» **Stored data**
::::::::
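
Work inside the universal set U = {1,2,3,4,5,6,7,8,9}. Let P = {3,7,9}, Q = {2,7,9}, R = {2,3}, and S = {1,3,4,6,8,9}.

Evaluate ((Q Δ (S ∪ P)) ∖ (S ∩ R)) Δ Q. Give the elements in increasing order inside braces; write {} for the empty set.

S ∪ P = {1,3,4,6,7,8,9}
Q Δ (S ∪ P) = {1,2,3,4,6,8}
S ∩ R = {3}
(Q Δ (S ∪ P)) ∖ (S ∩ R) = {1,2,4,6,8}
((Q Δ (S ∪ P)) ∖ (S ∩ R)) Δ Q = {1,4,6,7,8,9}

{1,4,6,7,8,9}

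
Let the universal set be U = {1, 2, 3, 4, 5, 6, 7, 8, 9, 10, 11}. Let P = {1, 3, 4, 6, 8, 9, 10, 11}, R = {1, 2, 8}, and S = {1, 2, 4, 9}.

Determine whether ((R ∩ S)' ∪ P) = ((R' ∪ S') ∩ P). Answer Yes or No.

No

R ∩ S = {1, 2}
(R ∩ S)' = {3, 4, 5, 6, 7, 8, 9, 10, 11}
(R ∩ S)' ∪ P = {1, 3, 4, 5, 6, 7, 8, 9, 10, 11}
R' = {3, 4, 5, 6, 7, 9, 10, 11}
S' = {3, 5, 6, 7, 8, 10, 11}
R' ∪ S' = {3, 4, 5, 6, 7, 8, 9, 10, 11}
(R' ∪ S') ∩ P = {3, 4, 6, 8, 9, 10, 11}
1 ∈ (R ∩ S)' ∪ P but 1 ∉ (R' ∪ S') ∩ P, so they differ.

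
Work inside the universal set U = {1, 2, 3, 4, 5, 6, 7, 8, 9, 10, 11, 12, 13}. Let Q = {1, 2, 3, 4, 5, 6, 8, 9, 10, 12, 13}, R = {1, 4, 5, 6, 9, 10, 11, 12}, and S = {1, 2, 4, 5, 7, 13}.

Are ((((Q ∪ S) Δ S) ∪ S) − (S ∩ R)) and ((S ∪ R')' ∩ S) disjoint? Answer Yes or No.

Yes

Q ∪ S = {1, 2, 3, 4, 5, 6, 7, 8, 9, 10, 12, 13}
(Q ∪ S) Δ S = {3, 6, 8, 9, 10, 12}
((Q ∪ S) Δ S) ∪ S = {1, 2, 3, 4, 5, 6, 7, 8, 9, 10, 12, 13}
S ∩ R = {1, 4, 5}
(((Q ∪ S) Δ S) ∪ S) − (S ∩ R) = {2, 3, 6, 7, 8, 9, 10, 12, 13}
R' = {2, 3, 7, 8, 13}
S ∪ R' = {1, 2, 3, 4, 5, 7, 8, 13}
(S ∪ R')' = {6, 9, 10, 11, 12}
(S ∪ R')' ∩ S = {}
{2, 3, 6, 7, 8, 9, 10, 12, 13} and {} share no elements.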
::::::::
» **INSTRUCTIONS FOR THE TASK**
Each entry, exactly as written, should be set down once more.

» **RESULT FOR THIS TASK**
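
Work inside the universal set U = {1,2,3,4,5,6,7,8,9}. Let P = {3,7,9}, Q = {2,7,9}, R = {2,3}, and S = {1,3,4,6,8,9}.

Evaluate ((Q Δ (S ∪ P)) ∖ (S ∩ R)) Δ Q. Give the elements in increasing order inside braces; write {} for the empty set.

S ∪ P = {1,3,4,6,7,8,9}
Q Δ (S ∪ P) = {1,2,3,4,6,8}
S ∩ R = {3}
(Q Δ (S ∪ P)) ∖ (S ∩ R) = {1,2,4,6,8}
((Q Δ (S ∪ P)) ∖ (S ∩ R)) Δ Q = {1,4,6,7,8,9}

{1,4,6,7,8,9}

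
Let the universal set be U = {1, 2, 3, 4, 5, 6, 7, 8, 9, 10, 11}. Let P = {1, 3, 4, 6, 8, 9, 10, 11}, R = {1, 2, 8}, and S = {1, 2, 4, 9}.

Determine whether ((R ∩ S)' ∪ P) = ((R' ∪ S') ∩ P). Answer Yes or No.

No

R ∩ S = {1, 2}
(R ∩ S)' = {3, 4, 5, 6, 7, 8, 9, 10, 11}
(R ∩ S)' ∪ P = {1, 3, 4, 5, 6, 7, 8, 9, 10, 11}
R' = {3, 4, 5, 6, 7, 9, 10, 11}
S' = {3, 5, 6, 7, 8, 10, 11}
R' ∪ S' = {3, 4, 5, 6, 7, 8, 9, 10, 11}
(R' ∪ S') ∩ P = {3, 4, 6, 8, 9, 10, 11}
1 ∈ (R ∩ S)' ∪ P but 1 ∉ (R' ∪ S') ∩ P, so they differ.

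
Work inside the universal set U = {1, 2, 3, 4, 5, 6, 7, 8, 9, 10, 11, 12, 13}. Let Q = {1, 2, 3, 4, 5, 6, 8, 9, 10, 12, 13}, R = {1, 4, 5, 6, 9, 10, 11, 12}, and S = {1, 2, 4, 5, 7, 13}.

Are ((((Q ∪ S) Δ S) ∪ S) − (S ∩ R)) and ((S ∪ R')' ∩ S) disjoint? Answer Yes or No.

Yes

Q ∪ S = {1, 2, 3, 4, 5, 6, 7, 8, 9, 10, 12, 13}
(Q ∪ S) Δ S = {3, 6, 8, 9, 10, 12}
((Q ∪ S) Δ S) ∪ S = {1, 2, 3, 4, 5, 6, 7, 8, 9, 10, 12, 13}
S ∩ R = {1, 4, 5}
(((Q ∪ S) Δ S) ∪ S) − (S ∩ R) = {2, 3, 6, 7, 8, 9, 10, 12, 13}
R' = {2, 3, 7, 8, 13}
S ∪ R' = {1, 2, 3, 4, 5, 7, 8, 13}
(S ∪ R')' = {6, 9, 10, 11, 12}
(S ∪ R')' ∩ S = {}
{2, 3, 6, 7, 8, 9, 10, 12, 13} and {} share no elements.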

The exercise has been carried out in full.